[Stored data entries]
--------------------

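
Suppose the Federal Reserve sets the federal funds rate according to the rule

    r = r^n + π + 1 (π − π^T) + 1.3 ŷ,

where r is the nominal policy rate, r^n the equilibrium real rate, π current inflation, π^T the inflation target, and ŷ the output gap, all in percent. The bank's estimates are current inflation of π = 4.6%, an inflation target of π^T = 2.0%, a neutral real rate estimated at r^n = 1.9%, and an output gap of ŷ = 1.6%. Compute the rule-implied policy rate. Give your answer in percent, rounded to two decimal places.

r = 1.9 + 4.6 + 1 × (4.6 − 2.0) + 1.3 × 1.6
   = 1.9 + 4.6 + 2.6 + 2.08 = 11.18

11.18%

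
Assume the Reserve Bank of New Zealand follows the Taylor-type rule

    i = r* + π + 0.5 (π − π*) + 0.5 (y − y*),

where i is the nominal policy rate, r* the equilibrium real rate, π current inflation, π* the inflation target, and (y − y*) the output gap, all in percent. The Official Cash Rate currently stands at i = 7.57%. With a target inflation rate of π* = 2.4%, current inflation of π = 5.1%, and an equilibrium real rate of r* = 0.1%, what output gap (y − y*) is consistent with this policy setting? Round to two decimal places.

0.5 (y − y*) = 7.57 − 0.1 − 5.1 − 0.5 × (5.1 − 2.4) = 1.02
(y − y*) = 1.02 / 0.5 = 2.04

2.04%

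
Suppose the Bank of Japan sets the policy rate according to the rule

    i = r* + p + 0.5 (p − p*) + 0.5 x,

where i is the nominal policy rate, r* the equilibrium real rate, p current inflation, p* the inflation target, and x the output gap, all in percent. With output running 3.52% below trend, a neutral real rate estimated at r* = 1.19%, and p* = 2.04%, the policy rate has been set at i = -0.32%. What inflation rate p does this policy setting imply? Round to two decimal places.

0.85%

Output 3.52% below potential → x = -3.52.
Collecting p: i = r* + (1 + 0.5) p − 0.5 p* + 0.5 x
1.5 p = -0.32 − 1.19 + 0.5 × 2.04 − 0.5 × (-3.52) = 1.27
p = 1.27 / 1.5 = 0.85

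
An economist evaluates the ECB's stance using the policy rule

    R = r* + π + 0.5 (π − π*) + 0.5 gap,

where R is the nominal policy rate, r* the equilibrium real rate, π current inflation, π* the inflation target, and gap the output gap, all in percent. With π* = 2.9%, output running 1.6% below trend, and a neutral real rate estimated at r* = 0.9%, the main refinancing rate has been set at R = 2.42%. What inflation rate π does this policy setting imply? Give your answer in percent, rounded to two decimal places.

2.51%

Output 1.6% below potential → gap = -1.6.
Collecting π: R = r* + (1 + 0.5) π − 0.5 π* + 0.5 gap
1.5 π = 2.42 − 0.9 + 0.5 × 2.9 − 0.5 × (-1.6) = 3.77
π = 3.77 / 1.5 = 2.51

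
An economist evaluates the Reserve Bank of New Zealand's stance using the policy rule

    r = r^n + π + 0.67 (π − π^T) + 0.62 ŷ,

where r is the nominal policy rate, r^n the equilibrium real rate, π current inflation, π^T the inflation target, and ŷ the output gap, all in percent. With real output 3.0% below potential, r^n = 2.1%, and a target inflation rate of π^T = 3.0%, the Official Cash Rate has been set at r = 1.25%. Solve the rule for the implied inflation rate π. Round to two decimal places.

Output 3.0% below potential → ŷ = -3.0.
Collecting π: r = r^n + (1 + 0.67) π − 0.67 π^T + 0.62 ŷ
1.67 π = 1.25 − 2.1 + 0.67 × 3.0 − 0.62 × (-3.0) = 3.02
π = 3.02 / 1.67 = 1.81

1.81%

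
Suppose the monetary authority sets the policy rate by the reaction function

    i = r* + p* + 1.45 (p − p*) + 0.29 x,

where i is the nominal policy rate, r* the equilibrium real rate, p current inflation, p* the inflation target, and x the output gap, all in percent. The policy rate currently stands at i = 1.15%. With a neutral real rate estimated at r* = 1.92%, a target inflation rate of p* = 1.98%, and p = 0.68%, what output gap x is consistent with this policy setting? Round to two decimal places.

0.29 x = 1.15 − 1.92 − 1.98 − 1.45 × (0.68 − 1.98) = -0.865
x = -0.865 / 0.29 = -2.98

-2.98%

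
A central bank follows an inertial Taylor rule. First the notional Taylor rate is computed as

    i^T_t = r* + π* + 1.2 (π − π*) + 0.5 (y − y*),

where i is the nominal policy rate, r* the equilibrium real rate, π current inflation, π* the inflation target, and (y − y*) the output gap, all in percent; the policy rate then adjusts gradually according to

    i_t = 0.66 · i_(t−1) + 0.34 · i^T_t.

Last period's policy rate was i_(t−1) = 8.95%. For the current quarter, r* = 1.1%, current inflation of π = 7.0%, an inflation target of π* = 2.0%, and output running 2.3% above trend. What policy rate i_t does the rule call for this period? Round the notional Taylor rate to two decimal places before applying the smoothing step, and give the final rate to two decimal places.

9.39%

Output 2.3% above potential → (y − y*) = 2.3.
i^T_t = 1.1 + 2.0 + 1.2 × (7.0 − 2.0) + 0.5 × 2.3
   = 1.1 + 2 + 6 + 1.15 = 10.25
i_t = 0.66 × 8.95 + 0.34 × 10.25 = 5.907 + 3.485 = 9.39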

--------------------

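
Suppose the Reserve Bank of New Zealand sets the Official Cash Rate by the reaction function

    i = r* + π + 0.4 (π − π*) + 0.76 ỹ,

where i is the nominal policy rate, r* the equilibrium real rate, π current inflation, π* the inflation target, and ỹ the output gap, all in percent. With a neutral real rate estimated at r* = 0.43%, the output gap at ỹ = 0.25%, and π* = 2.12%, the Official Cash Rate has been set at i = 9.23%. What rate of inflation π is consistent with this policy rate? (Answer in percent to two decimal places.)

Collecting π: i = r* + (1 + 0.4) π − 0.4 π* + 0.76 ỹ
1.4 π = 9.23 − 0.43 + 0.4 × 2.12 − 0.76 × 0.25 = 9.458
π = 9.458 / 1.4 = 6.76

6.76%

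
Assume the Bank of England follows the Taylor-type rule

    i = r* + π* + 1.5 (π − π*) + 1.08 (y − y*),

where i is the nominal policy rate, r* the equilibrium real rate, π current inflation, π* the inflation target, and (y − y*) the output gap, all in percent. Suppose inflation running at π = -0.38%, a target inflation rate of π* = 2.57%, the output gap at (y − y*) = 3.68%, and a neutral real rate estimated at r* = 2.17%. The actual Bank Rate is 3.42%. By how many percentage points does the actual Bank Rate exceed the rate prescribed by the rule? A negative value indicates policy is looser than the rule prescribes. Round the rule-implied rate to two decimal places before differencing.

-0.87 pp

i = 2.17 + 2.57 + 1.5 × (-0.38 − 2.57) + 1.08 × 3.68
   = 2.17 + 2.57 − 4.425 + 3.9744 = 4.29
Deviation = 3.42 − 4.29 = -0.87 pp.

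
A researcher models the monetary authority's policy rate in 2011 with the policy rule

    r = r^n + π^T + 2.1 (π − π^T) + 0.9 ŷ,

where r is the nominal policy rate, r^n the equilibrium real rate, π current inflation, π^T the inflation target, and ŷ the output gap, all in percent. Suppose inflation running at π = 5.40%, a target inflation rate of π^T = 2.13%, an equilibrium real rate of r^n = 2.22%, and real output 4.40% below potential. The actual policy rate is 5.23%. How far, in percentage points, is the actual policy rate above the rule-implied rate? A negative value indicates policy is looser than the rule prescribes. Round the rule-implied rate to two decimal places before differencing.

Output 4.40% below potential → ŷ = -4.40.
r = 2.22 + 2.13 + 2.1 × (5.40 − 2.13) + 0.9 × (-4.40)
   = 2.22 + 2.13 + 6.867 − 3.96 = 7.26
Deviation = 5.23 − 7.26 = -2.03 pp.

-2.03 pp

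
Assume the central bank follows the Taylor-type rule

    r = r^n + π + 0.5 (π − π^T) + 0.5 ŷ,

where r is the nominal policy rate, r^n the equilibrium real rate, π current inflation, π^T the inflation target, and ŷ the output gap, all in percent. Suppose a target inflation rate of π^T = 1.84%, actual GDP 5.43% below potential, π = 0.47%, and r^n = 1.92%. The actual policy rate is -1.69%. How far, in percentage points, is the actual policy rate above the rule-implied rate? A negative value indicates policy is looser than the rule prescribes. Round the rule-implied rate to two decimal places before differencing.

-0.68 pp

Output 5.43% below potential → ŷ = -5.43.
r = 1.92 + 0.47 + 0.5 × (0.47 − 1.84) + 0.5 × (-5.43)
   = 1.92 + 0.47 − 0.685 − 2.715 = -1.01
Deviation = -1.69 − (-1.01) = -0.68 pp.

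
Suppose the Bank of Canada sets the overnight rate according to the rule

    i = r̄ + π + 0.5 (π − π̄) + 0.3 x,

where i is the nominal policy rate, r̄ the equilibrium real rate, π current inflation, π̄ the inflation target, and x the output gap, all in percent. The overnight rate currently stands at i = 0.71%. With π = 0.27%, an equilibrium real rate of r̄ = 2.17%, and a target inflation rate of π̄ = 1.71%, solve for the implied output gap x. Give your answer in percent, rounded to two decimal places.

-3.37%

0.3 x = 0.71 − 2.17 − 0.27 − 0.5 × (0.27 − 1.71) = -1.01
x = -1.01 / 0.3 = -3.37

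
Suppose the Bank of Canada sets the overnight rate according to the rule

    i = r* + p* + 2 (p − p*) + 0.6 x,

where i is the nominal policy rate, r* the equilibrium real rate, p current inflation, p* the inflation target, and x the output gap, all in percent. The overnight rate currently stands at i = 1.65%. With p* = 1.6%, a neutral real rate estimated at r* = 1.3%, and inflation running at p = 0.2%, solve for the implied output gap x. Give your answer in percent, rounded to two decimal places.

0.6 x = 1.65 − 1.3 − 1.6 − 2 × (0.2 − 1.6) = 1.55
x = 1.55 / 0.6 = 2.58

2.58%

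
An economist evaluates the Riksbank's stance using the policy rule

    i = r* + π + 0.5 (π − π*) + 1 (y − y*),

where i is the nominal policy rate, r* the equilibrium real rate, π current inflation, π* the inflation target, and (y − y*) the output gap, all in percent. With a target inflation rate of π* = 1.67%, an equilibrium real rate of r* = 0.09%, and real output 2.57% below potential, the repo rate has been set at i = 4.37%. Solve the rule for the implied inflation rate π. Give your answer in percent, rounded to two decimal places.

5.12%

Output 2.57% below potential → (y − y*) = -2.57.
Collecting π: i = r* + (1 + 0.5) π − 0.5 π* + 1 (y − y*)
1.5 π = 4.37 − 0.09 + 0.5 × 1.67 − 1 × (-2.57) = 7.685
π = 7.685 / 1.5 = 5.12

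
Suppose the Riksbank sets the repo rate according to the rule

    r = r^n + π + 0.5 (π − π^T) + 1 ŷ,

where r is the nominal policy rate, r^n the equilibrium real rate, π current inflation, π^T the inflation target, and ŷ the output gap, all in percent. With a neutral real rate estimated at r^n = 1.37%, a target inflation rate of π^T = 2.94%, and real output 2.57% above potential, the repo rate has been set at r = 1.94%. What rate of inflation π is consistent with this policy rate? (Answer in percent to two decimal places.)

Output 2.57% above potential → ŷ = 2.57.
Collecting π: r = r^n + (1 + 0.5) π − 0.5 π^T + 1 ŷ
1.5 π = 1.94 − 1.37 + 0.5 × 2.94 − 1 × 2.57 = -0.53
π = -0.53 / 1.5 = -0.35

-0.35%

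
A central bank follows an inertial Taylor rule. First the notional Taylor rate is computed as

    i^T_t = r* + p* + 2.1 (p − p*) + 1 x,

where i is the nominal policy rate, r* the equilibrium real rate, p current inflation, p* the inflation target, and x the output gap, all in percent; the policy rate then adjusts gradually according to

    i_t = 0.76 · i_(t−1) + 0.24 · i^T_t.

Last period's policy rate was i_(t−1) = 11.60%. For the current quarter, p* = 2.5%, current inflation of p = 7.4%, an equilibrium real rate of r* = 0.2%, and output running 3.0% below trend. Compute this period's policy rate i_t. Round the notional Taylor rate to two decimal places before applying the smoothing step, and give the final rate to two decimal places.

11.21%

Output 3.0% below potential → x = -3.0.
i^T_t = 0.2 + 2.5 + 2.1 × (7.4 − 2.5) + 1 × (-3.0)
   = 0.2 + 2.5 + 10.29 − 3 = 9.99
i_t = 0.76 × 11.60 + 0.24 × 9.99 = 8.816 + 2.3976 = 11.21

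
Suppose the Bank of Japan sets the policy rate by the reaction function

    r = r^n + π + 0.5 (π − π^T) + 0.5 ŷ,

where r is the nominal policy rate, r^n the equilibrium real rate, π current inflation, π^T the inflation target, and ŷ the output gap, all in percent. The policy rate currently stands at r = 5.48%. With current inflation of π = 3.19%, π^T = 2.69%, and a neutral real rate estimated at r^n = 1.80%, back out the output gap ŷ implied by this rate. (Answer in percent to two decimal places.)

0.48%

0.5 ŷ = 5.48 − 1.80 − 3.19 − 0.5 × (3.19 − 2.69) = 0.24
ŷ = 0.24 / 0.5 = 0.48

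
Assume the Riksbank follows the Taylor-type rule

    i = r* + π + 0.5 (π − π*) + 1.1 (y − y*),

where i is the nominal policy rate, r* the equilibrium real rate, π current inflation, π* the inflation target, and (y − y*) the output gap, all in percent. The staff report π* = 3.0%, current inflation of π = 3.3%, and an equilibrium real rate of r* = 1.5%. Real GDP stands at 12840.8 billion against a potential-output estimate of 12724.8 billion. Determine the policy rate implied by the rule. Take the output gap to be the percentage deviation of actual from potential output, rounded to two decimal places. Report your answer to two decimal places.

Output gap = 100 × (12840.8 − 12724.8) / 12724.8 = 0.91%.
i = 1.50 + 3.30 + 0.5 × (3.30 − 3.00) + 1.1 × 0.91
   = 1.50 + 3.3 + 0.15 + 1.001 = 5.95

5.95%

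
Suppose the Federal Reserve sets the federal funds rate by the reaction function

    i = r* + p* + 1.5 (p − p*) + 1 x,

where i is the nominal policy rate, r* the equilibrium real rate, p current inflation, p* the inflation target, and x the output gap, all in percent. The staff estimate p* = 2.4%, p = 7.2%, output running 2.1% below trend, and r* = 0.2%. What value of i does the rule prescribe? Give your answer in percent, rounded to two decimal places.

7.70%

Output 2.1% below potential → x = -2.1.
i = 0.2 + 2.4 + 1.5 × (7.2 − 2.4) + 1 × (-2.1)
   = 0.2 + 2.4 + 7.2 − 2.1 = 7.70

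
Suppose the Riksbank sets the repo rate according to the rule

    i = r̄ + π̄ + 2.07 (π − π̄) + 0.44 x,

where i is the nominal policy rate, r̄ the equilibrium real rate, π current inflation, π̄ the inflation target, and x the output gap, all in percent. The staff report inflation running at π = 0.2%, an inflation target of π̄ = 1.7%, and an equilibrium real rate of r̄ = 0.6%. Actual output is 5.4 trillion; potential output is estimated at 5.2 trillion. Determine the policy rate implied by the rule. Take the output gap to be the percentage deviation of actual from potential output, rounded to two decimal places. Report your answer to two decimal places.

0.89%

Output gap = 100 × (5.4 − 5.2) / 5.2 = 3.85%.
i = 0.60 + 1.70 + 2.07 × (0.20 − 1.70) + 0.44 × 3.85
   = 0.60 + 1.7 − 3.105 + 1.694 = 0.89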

--------------------

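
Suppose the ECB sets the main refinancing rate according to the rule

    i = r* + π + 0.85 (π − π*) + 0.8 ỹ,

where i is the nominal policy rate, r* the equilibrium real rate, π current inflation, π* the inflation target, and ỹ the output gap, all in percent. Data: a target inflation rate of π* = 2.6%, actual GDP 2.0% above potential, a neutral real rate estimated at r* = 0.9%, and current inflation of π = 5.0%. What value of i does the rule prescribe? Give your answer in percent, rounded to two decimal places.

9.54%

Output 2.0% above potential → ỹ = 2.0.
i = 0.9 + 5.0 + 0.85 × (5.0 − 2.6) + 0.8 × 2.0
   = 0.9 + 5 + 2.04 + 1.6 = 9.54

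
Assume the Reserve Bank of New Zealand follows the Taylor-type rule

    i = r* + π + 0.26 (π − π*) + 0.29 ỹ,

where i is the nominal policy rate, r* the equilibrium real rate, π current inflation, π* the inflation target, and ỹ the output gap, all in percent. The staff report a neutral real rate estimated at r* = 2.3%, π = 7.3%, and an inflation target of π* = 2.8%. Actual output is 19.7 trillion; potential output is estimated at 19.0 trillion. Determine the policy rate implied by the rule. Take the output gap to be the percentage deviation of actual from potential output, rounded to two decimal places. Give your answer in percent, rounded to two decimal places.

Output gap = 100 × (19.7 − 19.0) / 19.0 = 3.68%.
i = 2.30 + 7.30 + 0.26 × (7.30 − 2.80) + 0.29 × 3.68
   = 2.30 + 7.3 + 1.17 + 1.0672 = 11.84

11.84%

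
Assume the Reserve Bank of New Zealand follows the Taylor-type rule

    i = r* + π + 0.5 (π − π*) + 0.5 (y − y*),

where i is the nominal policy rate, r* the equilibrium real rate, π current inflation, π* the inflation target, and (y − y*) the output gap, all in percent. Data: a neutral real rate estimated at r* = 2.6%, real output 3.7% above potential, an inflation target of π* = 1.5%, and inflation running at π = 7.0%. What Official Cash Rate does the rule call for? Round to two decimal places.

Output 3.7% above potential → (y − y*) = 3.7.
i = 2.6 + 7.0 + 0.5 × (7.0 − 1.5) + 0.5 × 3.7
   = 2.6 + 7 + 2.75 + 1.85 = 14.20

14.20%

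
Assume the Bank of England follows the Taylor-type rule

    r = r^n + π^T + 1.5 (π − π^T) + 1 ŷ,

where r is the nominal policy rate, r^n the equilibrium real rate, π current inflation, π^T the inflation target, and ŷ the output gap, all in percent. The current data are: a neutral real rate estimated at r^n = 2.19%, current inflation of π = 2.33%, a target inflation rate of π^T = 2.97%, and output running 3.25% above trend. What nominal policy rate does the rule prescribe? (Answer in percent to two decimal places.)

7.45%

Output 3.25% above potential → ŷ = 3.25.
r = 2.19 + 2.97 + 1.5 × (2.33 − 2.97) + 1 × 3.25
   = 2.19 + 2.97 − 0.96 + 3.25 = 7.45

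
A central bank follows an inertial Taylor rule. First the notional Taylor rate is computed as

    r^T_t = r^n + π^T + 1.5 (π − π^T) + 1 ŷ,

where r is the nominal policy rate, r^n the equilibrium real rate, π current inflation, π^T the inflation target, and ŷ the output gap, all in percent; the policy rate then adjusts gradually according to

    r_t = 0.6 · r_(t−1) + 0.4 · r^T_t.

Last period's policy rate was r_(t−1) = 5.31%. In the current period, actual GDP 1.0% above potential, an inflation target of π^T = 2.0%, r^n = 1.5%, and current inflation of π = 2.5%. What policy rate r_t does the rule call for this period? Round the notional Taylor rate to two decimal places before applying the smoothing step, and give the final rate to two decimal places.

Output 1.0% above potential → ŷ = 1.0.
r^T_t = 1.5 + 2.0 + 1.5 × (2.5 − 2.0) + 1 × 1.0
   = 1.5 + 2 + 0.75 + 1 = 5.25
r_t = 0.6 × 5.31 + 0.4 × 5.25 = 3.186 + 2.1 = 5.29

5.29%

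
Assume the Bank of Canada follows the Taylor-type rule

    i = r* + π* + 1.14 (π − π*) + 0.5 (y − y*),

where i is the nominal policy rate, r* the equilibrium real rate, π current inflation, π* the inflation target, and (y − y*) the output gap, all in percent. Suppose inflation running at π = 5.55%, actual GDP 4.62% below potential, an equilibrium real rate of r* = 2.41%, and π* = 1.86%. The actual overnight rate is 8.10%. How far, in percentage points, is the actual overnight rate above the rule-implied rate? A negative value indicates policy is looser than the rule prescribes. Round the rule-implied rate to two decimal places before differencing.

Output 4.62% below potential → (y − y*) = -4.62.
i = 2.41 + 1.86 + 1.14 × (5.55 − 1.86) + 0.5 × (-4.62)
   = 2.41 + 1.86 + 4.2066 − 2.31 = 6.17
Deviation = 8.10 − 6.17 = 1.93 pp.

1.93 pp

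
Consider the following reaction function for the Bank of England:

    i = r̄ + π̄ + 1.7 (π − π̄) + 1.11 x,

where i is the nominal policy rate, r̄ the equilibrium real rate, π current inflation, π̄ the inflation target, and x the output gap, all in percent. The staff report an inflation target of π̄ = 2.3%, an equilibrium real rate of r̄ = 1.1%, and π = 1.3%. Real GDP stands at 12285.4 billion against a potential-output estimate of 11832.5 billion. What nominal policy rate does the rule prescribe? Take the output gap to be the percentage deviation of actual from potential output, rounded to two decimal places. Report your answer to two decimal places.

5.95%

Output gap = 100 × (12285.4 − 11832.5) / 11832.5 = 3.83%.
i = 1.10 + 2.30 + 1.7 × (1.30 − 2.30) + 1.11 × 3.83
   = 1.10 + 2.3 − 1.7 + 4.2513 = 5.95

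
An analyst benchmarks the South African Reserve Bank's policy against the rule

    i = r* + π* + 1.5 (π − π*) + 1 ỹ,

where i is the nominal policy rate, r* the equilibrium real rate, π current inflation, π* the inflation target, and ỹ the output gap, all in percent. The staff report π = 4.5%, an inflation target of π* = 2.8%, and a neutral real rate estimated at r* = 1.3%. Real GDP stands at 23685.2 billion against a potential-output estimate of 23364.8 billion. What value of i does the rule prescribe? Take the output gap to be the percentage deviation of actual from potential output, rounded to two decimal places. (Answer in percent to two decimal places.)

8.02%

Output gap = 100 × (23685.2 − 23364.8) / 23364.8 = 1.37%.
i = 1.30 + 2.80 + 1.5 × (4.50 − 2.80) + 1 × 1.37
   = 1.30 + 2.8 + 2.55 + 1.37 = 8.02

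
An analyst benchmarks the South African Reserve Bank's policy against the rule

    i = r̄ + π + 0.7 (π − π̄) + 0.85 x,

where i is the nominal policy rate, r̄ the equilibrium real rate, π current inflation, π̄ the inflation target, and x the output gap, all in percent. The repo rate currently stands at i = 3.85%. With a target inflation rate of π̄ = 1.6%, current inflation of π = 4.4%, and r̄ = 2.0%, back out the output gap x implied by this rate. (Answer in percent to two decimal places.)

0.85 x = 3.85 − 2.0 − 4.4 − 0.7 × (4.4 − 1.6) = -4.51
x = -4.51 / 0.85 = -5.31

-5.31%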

--------------------

Only one stretch of the entries above is wanted: the lines from the one containing "i = r* + p* + 2 (p" through the one containing "0.5 (π − π*) + 1 (y". Please reproduce it exactly.

TASK ANSWER =
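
    i = r* + p* + 2 (p − p*) + 0.6 x,

where i is the nominal policy rate, r* the equilibrium real rate, p current inflation, p* the inflation target, and x the output gap, all in percent. The overnight rate currently stands at i = 1.65%. With p* = 1.6%, a neutral real rate estimated at r* = 1.3%, and inflation running at p = 0.2%, solve for the implied output gap x. Give your answer in percent, rounded to two decimal places.

0.6 x = 1.65 − 1.3 − 1.6 − 2 × (0.2 − 1.6) = 1.55
x = 1.55 / 0.6 = 2.58

2.58%

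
An economist evaluates the Riksbank's stance using the policy rule

    i = r* + π + 0.5 (π − π*) + 1 (y − y*),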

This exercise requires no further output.